Records from a data collection
Segment Open
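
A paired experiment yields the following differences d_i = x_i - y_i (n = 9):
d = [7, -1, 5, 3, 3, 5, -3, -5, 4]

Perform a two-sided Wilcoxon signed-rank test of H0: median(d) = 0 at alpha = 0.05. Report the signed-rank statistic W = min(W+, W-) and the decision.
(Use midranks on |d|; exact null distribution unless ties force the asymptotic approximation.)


Step 1: Drop any zero differences (none here) and take |d_i|.
|d| = [7, 1, 5, 3, 3, 5, 3, 5, 4]
Step 2: Midrank |d_i| (ties get averaged ranks).
ranks: |7|->9, |1|->1, |5|->7, |3|->3, |3|->3, |5|->7, |3|->3, |5|->7, |4|->5
Step 3: Attach original signs; sum ranks with positive sign and with negative sign.
W+ = 9 + 7 + 3 + 3 + 7 + 5 = 34
W- = 1 + 3 + 7 = 11
(Check: W+ + W- = 45 should equal n(n+1)/2 = 45.)
Step 4: Test statistic W = min(W+, W-) = 11.
Step 5: Ties in |d|, so use the tie-corrected normal approximation.
        E[W] = n(n+1)/4 = 9*10/4 = 22.5.
        Tie groups: |d|=3 (t=3), |d|=5 (t=3); sum(t^3 - t) = 48.
        Var[W] = n(n+1)(2n+1)/24 - sum(t^3-t)/48 = 1710/24 - 48/48 = 70.25.
        z = (W - E[W]) / sqrt(Var[W]) = (11 - 22.5) / 8.3815 = -1.3721.
        Two-sided p = 2*Phi(z) = 0.170043.
Step 6: alpha = 0.05. fail to reject H0.

W+ = 34, W- = 11, W = min = 11, p = 0.170043, fail to reject H0.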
Segment Closed
Return the entries above exactly as they were written.

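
A paired experiment yields the following differences d_i = x_i - y_i (n = 9):
d = [7, -1, 5, 3, 3, 5, -3, -5, 4]

Perform a two-sided Wilcoxon signed-rank test of H0: median(d) = 0 at alpha = 0.05. Report the signed-rank statistic W = min(W+, W-) and the decision.
(Use midranks on |d|; exact null distribution unless ties force the asymptotic approximation.)


Step 1: Drop any zero differences (none here) and take |d_i|.
|d| = [7, 1, 5, 3, 3, 5, 3, 5, 4]
Step 2: Midrank |d_i| (ties get averaged ranks).
ranks: |7|->9, |1|->1, |5|->7, |3|->3, |3|->3, |5|->7, |3|->3, |5|->7, |4|->5
Step 3: Attach original signs; sum ranks with positive sign and with negative sign.
W+ = 9 + 7 + 3 + 3 + 7 + 5 = 34
W- = 1 + 3 + 7 = 11
(Check: W+ + W- = 45 should equal n(n+1)/2 = 45.)
Step 4: Test statistic W = min(W+, W-) = 11.
Step 5: Ties in |d|, so use the tie-corrected normal approximation.
        E[W] = n(n+1)/4 = 9*10/4 = 22.5.
        Tie groups: |d|=3 (t=3), |d|=5 (t=3); sum(t^3 - t) = 48.
        Var[W] = n(n+1)(2n+1)/24 - sum(t^3-t)/48 = 1710/24 - 48/48 = 70.25.
        z = (W - E[W]) / sqrt(Var[W]) = (11 - 22.5) / 8.3815 = -1.3721.
        Two-sided p = 2*Phi(z) = 0.170043.
Step 6: alpha = 0.05. fail to reject H0.

W+ = 34, W- = 11, W = min = 11, p = 0.170043, fail to reject H0.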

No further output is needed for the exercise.